Top of Data to process

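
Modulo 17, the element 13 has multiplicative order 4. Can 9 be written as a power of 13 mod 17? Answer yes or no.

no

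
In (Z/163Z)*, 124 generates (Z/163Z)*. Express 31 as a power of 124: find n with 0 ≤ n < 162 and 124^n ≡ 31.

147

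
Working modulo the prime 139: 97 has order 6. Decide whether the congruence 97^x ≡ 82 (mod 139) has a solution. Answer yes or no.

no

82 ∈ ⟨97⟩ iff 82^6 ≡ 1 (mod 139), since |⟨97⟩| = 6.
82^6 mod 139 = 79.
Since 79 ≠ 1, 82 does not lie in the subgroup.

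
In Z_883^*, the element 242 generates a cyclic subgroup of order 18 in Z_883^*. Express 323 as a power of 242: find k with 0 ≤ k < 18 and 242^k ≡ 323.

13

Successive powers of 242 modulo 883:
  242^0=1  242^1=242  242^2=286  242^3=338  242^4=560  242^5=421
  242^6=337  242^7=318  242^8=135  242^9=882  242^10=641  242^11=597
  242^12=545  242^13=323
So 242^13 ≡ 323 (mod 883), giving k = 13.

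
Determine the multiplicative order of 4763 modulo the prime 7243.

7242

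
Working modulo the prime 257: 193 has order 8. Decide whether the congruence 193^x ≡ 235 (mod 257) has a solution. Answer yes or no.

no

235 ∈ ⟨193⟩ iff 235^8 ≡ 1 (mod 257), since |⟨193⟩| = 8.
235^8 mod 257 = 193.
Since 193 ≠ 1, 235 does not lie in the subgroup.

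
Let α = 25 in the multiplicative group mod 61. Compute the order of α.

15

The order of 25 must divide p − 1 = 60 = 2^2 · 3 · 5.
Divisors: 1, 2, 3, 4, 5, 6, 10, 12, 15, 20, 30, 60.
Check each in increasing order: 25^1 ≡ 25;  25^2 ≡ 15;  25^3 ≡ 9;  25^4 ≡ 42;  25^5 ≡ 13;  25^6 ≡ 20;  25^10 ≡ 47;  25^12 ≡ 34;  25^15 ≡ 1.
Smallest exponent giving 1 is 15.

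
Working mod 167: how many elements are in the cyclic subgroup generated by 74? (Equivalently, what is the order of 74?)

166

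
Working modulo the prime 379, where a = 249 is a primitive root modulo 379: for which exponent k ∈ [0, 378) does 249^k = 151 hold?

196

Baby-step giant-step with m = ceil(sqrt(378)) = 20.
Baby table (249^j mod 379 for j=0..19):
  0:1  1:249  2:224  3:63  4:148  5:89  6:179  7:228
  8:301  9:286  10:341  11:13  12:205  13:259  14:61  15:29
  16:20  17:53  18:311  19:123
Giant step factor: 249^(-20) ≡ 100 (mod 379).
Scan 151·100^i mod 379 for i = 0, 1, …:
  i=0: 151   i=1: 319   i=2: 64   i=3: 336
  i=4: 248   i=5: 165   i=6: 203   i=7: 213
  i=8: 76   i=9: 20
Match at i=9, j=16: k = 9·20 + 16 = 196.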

Bottom of Data to process

Each line in the records above must be returned exactly as it stands.

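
Modulo 17, the element 13 has multiplicative order 4. Can 9 be written as a power of 13 mod 17? Answer yes or no.

no

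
In (Z/163Z)*, 124 generates (Z/163Z)*. Express 31 as a power of 124: find n with 0 ≤ n < 162 and 124^n ≡ 31.

147

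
Working modulo the prime 139: 97 has order 6. Decide whether the congruence 97^x ≡ 82 (mod 139) has a solution. Answer yes or no.

no

82 ∈ ⟨97⟩ iff 82^6 ≡ 1 (mod 139), since |⟨97⟩| = 6.
82^6 mod 139 = 79.
Since 79 ≠ 1, 82 does not lie in the subgroup.

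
In Z_883^*, the element 242 generates a cyclic subgroup of order 18 in Z_883^*. Express 323 as a power of 242: find k with 0 ≤ k < 18 and 242^k ≡ 323.

13

Successive powers of 242 modulo 883:
  242^0=1  242^1=242  242^2=286  242^3=338  242^4=560  242^5=421
  242^6=337  242^7=318  242^8=135  242^9=882  242^10=641  242^11=597
  242^12=545  242^13=323
So 242^13 ≡ 323 (mod 883), giving k = 13.

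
Determine the multiplicative order of 4763 modulo the prime 7243.

7242

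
Working modulo the prime 257: 193 has order 8. Decide whether the congruence 193^x ≡ 235 (mod 257) has a solution. Answer yes or no.

no

235 ∈ ⟨193⟩ iff 235^8 ≡ 1 (mod 257), since |⟨193⟩| = 8.
235^8 mod 257 = 193.
Since 193 ≠ 1, 235 does not lie in the subgroup.

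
Let α = 25 in the multiplicative group mod 61. Compute the order of α.

15

The order of 25 must divide p − 1 = 60 = 2^2 · 3 · 5.
Divisors: 1, 2, 3, 4, 5, 6, 10, 12, 15, 20, 30, 60.
Check each in increasing order: 25^1 ≡ 25;  25^2 ≡ 15;  25^3 ≡ 9;  25^4 ≡ 42;  25^5 ≡ 13;  25^6 ≡ 20;  25^10 ≡ 47;  25^12 ≡ 34;  25^15 ≡ 1.
Smallest exponent giving 1 is 15.

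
Working mod 167: how many elements are in the cyclic subgroup generated by 74? (Equivalently, what is the order of 74?)

166

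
Working modulo the prime 379, where a = 249 is a primitive root modulo 379: for which exponent k ∈ [0, 378) does 249^k = 151 hold?

196

Baby-step giant-step with m = ceil(sqrt(378)) = 20.
Baby table (249^j mod 379 for j=0..19):
  0:1  1:249  2:224  3:63  4:148  5:89  6:179  7:228
  8:301  9:286  10:341  11:13  12:205  13:259  14:61  15:29
  16:20  17:53  18:311  19:123
Giant step factor: 249^(-20) ≡ 100 (mod 379).
Scan 151·100^i mod 379 for i = 0, 1, …:
  i=0: 151   i=1: 319   i=2: 64   i=3: 336
  i=4: 248   i=5: 165   i=6: 203   i=7: 213
  i=8: 76   i=9: 20
Match at i=9, j=16: k = 9·20 + 16 = 196.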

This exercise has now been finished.